# Records for the task:
################

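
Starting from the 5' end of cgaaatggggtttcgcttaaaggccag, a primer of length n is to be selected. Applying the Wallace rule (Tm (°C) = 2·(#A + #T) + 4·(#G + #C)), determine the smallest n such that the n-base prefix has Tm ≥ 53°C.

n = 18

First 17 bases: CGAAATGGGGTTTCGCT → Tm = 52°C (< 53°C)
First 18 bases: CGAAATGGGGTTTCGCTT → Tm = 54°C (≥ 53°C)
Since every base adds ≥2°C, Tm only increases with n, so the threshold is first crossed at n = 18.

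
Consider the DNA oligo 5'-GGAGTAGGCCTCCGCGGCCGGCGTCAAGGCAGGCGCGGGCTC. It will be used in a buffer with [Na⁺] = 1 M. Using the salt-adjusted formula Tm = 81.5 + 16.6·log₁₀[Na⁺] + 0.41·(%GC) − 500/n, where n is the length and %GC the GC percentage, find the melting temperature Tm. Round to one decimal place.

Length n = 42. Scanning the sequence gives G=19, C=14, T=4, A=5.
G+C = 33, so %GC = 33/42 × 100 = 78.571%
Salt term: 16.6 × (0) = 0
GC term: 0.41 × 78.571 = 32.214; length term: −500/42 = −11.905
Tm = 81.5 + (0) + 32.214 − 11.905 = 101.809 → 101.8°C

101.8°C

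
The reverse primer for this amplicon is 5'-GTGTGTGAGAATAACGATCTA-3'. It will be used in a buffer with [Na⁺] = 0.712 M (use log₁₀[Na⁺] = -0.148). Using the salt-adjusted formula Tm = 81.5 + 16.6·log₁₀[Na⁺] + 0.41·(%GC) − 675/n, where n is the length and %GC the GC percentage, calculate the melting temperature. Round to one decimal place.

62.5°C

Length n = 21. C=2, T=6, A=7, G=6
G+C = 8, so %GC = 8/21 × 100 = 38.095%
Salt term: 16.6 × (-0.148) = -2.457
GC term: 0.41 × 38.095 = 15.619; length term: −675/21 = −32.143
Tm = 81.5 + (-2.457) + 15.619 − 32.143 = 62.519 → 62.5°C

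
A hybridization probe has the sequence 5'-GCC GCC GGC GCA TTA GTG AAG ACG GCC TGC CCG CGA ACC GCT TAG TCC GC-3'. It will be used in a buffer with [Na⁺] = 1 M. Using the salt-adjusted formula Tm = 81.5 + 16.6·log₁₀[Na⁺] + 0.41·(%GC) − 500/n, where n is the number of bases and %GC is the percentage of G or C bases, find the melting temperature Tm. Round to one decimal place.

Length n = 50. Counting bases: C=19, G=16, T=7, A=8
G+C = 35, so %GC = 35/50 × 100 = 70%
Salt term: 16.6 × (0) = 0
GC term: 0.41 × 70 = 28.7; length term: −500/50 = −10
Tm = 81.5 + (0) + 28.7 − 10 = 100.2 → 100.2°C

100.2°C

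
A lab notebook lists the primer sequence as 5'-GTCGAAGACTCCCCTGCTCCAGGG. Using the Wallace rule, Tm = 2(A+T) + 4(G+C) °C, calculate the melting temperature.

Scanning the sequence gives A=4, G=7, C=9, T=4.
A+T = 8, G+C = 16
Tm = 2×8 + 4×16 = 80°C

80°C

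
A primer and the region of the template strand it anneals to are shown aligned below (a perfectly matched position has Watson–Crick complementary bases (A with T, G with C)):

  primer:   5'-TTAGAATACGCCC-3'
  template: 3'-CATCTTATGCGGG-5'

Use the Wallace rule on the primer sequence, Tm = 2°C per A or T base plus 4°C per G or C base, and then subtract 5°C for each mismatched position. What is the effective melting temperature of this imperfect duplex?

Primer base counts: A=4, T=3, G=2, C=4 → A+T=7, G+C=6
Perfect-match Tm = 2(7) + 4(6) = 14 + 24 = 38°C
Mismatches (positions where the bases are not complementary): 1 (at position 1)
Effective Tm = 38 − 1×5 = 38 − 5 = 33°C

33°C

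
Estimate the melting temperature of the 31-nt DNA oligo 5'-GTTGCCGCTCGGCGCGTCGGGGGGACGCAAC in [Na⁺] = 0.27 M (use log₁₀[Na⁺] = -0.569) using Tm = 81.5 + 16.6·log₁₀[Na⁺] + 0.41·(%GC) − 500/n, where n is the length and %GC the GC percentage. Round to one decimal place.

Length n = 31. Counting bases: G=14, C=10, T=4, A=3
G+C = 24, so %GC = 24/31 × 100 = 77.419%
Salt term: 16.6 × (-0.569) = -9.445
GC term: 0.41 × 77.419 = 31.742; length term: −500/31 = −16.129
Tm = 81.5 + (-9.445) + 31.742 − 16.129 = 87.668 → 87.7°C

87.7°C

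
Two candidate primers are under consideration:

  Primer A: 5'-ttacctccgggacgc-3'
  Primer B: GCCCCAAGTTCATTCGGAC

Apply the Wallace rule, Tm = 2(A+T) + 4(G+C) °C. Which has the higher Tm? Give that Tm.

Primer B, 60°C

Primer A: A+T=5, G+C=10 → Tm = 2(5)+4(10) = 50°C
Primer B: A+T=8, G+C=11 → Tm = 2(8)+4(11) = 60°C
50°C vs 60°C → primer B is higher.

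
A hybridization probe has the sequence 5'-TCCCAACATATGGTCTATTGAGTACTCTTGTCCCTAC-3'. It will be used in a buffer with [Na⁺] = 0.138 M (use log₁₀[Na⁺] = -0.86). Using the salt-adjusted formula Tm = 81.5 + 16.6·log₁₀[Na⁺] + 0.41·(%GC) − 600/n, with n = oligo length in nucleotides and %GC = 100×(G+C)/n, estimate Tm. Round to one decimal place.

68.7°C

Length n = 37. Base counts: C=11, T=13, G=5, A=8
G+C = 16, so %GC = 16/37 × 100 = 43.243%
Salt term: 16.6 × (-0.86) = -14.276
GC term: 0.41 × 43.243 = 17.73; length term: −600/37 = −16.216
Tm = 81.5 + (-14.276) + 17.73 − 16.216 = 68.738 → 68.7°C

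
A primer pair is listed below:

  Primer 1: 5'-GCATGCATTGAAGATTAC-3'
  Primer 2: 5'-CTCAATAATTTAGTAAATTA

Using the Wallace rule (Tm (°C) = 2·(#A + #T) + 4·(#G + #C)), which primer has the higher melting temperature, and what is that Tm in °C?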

################

# Problem requirements:
Say how many lines in the records include the string "template", giving the figure by itself.

# Solution for this problem:
2